### [Task brief]
Set every entry down again exactly, omitting none.

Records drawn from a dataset
===
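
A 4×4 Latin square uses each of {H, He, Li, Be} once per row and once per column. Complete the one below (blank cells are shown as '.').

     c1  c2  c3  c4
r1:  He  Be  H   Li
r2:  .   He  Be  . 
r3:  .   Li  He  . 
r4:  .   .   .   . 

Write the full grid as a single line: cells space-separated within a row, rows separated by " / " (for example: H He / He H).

(r2,c4): row 2 has {He,Be}; column 4 has {Li}, so it must be H.
(r3,c4): row 3 has {He,Li}; column 4 has {H,Li}, so it must be Be.
(r4,c2): row 4 is empty so far; column 2 has {He,Li,Be}, so it must be H.
(r4,c3): row 4 has {H}; column 3 has {H,He,Be}, so it must be Li.
(r4,c4): row 4 has {H,Li}; column 4 has {H,Li,Be}, so it must be He.
(r2,c1): row 2 has {H,He,Be}; column 1 has {He}, so it must be Li.
(r3,c1): row 3 has {He,Li,Be}; column 1 has {He,Li}, so it must be H.
(r4,c1): row 4 has {H,He,Li}; column 1 has {H,He,Li}, so it must be Be.

He Be H Li / Li He Be H / H Li He Be / Be H Li He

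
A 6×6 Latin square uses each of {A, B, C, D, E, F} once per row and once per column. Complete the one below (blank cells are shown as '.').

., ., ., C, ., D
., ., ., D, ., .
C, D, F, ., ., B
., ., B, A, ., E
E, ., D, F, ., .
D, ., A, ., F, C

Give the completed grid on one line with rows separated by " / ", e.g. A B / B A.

A F E C B D / B A C D E F / C D F E A B / F C B A D E / E B D F C A / D E A B F C

(r1,c3) = E
(r2,c3) = C
(r3,c4) = E
(r3,c5) = A
(r4,c1) = F
(r4,c2) = C
(r4,c5) = D
(r5,c6) = A
(r6,c4) = B
(r1,c5) = B
(r2,c5) = E
(r2,c6) = F
(r5,c2) = B
(r5,c5) = C
(r6,c2) = E
(r1,c1) = A
(r1,c2) = F
(r2,c1) = B
(r2,c2) = A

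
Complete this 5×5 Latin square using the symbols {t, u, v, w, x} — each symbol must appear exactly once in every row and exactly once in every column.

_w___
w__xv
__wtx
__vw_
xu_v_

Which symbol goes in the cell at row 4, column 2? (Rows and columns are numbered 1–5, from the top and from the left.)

(r1,c4) = u
(r1,c5) = t
(r2,c2) = t
(r2,c3) = u
(r3,c2) = v
(r4,c2) = x

x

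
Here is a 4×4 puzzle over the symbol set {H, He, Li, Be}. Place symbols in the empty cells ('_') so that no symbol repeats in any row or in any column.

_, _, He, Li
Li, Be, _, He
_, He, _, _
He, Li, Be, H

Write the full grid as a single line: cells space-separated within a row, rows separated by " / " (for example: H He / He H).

(r1,c2) = H
(r2,c3) = H
(r3,c3) = Li
(r3,c4) = Be
(r1,c1) = Be
(r3,c1) = H

Be H He Li / Li Be H He / H He Li Be / He Li Be H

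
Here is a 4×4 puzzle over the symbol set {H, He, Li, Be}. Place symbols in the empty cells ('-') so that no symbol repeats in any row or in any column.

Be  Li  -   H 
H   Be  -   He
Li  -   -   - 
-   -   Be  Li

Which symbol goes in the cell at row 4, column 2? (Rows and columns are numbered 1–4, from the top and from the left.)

H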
===
### [Task answer]
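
A 4×4 Latin square uses each of {H, He, Li, Be} once per row and once per column. Complete the one below (blank cells are shown as '.').

     c1  c2  c3  c4
r1:  He  Be  H   Li
r2:  .   He  Be  . 
r3:  .   Li  He  . 
r4:  .   .   .   . 

Write the full grid as a single line: cells space-separated within a row, rows separated by " / " (for example: H He / He H).

(r2,c4): row 2 has {He,Be}; column 4 has {Li}, so it must be H.
(r3,c4): row 3 has {He,Li}; column 4 has {H,Li}, so it must be Be.
(r4,c2): row 4 is empty so far; column 2 has {He,Li,Be}, so it must be H.
(r4,c3): row 4 has {H}; column 3 has {H,He,Be}, so it must be Li.
(r4,c4): row 4 has {H,Li}; column 4 has {H,Li,Be}, so it must be He.
(r2,c1): row 2 has {H,He,Be}; column 1 has {He}, so it must be Li.
(r3,c1): row 3 has {He,Li,Be}; column 1 has {He,Li}, so it must be H.
(r4,c1): row 4 has {H,He,Li}; column 1 has {H,He,Li}, so it must be Be.

He Be H Li / Li He Be H / H Li He Be / Be H Li He

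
A 6×6 Latin square uses each of {A, B, C, D, E, F} once per row and once per column. Complete the one below (blank cells are shown as '.').

., ., ., C, ., D
., ., ., D, ., .
C, D, F, ., ., B
., ., B, A, ., E
E, ., D, F, ., .
D, ., A, ., F, C

Give the completed grid on one line with rows separated by " / ", e.g. A B / B A.

A F E C B D / B A C D E F / C D F E A B / F C B A D E / E B D F C A / D E A B F C

(r1,c3) = E
(r2,c3) = C
(r3,c4) = E
(r3,c5) = A
(r4,c1) = F
(r4,c2) = C
(r4,c5) = D
(r5,c6) = A
(r6,c4) = B
(r1,c5) = B
(r2,c5) = E
(r2,c6) = F
(r5,c2) = B
(r5,c5) = C
(r6,c2) = E
(r1,c1) = A
(r1,c2) = F
(r2,c1) = B
(r2,c2) = A

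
Complete this 5×5 Latin square using the symbols {t, u, v, w, x} — each symbol must appear exactly once in every row and exactly once in every column.

_w___
w__xv
__wtx
__vw_
xu_v_

Which symbol goes in the cell at row 4, column 2? (Rows and columns are numbered 1–5, from the top and from the left.)

(r1,c4) = u
(r1,c5) = t
(r2,c2) = t
(r2,c3) = u
(r3,c2) = v
(r4,c2) = x

x

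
Here is a 4×4 puzzle over the symbol set {H, He, Li, Be}. Place symbols in the empty cells ('_') so that no symbol repeats in any row or in any column.

_, _, He, Li
Li, Be, _, He
_, He, _, _
He, Li, Be, H

Write the full grid as a single line: cells space-separated within a row, rows separated by " / " (for example: H He / He H).

(r1,c2) = H
(r2,c3) = H
(r3,c3) = Li
(r3,c4) = Be
(r1,c1) = Be
(r3,c1) = H

Be H He Li / Li Be H He / H He Li Be / He Li Be H

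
Here is a 4×4 puzzle over the symbol set {H, He, Li, Be}. Place symbols in the empty cells ('-') so that no symbol repeats in any row or in any column.

Be  Li  -   H 
H   Be  -   He
Li  -   -   - 
-   -   Be  Li

Which symbol goes in the cell at row 4, column 2? (Rows and columns are numbered 1–4, from the top and from the left.)

H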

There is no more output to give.